REQUIRED WORK = Each entry must appear in the answer exactly as given.

(Saved entries)
* * * *
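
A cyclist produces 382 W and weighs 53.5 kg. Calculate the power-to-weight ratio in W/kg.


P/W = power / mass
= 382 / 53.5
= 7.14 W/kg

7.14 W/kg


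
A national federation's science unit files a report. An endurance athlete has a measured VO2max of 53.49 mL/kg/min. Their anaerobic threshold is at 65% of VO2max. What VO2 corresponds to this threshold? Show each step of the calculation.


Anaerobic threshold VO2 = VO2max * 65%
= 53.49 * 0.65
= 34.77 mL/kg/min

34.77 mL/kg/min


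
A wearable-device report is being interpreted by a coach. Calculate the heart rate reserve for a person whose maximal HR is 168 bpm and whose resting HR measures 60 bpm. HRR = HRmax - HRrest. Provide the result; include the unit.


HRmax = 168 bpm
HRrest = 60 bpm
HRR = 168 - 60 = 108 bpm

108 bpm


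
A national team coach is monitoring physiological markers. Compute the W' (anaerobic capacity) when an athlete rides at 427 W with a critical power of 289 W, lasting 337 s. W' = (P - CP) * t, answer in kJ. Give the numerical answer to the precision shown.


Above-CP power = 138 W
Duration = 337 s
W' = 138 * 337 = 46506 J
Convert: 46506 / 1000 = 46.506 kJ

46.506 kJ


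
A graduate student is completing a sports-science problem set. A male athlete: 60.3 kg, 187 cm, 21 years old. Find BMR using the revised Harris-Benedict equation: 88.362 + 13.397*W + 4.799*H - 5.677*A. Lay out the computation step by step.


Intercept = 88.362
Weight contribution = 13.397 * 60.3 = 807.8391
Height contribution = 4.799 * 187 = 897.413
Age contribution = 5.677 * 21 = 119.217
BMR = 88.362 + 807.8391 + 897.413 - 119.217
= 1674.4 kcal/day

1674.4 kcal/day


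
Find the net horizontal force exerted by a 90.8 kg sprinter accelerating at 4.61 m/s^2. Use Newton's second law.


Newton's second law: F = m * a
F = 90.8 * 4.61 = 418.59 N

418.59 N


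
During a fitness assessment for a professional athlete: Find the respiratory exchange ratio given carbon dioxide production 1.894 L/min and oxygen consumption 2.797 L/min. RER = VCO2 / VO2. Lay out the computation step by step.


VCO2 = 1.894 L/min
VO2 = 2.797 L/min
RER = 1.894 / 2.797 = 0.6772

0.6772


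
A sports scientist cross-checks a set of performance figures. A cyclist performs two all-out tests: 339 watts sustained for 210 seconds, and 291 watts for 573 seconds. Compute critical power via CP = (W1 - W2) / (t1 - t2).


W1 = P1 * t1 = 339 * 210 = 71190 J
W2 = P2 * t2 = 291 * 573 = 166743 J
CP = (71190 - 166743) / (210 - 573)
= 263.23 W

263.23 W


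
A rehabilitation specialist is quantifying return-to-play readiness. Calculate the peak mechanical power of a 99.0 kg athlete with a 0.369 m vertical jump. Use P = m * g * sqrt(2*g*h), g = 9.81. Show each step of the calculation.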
* * * *
RESPONSE AREA =
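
A cyclist produces 382 W and weighs 53.5 kg. Calculate the power-to-weight ratio in W/kg.


P/W = power / mass
= 382 / 53.5
= 7.14 W/kg

7.14 W/kg


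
A national federation's science unit files a report. An endurance athlete has a measured VO2max of 53.49 mL/kg/min. Their anaerobic threshold is at 65% of VO2max. What VO2 corresponds to this threshold? Show each step of the calculation.


Anaerobic threshold VO2 = VO2max * 65%
= 53.49 * 0.65
= 34.77 mL/kg/min

34.77 mL/kg/min


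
A wearable-device report is being interpreted by a coach. Calculate the heart rate reserve for a person whose maximal HR is 168 bpm and whose resting HR measures 60 bpm. HRR = HRmax - HRrest. Provide the result; include the unit.


HRmax = 168 bpm
HRrest = 60 bpm
HRR = 168 - 60 = 108 bpm

108 bpm


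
A national team coach is monitoring physiological markers. Compute the W' (anaerobic capacity) when an athlete rides at 427 W with a critical power of 289 W, lasting 337 s. W' = (P - CP) * t, answer in kJ. Give the numerical answer to the precision shown.


Above-CP power = 138 W
Duration = 337 s
W' = 138 * 337 = 46506 J
Convert: 46506 / 1000 = 46.506 kJ

46.506 kJ


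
A graduate student is completing a sports-science problem set. A male athlete: 60.3 kg, 187 cm, 21 years old. Find BMR using the revised Harris-Benedict equation: 88.362 + 13.397*W + 4.799*H - 5.677*A. Lay out the computation step by step.


Intercept = 88.362
Weight contribution = 13.397 * 60.3 = 807.8391
Height contribution = 4.799 * 187 = 897.413
Age contribution = 5.677 * 21 = 119.217
BMR = 88.362 + 807.8391 + 897.413 - 119.217
= 1674.4 kcal/day

1674.4 kcal/day


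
Find the net horizontal force exerted by a 90.8 kg sprinter accelerating at 4.61 m/s^2. Use Newton's second law.


Newton's second law: F = m * a
F = 90.8 * 4.61 = 418.59 N

418.59 N


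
During a fitness assessment for a professional athlete: Find the respiratory exchange ratio given carbon dioxide production 1.894 L/min and oxygen consumption 2.797 L/min. RER = VCO2 / VO2. Lay out the computation step by step.


VCO2 = 1.894 L/min
VO2 = 2.797 L/min
RER = 1.894 / 2.797 = 0.6772

0.6772


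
A sports scientist cross-checks a set of performance figures. A cyclist performs two all-out tests: 339 watts sustained for 210 seconds, and 291 watts for 573 seconds. Compute critical power via CP = (W1 - W2) / (t1 - t2).


W1 = P1 * t1 = 339 * 210 = 71190 J
W2 = P2 * t2 = 291 * 573 = 166743 J
CP = (71190 - 166743) / (210 - 573)
= 263.23 W

263.23 W


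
A rehabilitation specialist is quantifying return-to-play readiness. Calculate the peak mechanical power of a 99.0 kg athlete with a 0.369 m vertical jump. Use P = m * g * sqrt(2*g*h), g = 9.81. Show each step of the calculation.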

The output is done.